Saved entries:
Content starts

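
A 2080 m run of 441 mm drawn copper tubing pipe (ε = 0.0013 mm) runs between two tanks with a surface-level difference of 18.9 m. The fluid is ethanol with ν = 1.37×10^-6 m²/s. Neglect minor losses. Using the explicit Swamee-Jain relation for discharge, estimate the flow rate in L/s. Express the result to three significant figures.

Q ≈ 389 L/s

Swamee-Jain (Type II): Q = -0.965·√(gD⁵h_f/L)·ln[ε/(3.7D) + √(3.17ν²L/(gD³h_f))]
√(gD⁵h_f/L) = √(9.81·0.441⁵·18.9/2080) = 0.03856
ε/(3.7D) = 7.97×10^-7; √(3.17ν²L/(gD³h_f)) = 2.79×10^-5
Q = -0.965·0.03856·ln(2.869×10^-5) = 0.3892 m³/s
Check: V = 2.55 m/s, Re = 8.20×10^5, f = 0.01207, h_f = 18.8 m ≈ 18.9 m ✓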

Content ends

▶ **What to produce**: What is needed is an exact reproduction of the data.

▶ **Answer**:
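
A 2080 m run of 441 mm drawn copper tubing pipe (ε = 0.0013 mm) runs between two tanks with a surface-level difference of 18.9 m. The fluid is ethanol with ν = 1.37×10^-6 m²/s. Neglect minor losses. Using the explicit Swamee-Jain relation for discharge, estimate the flow rate in L/s. Express the result to three significant figures.

Q ≈ 389 L/s

Swamee-Jain (Type II): Q = -0.965·√(gD⁵h_f/L)·ln[ε/(3.7D) + √(3.17ν²L/(gD³h_f))]
√(gD⁵h_f/L) = √(9.81·0.441⁵·18.9/2080) = 0.03856
ε/(3.7D) = 7.97×10^-7; √(3.17ν²L/(gD³h_f)) = 2.79×10^-5
Q = -0.965·0.03856·ln(2.869×10^-5) = 0.3892 m³/s
Check: V = 2.55 m/s, Re = 8.20×10^5, f = 0.01207, h_f = 18.8 m ≈ 18.9 m ✓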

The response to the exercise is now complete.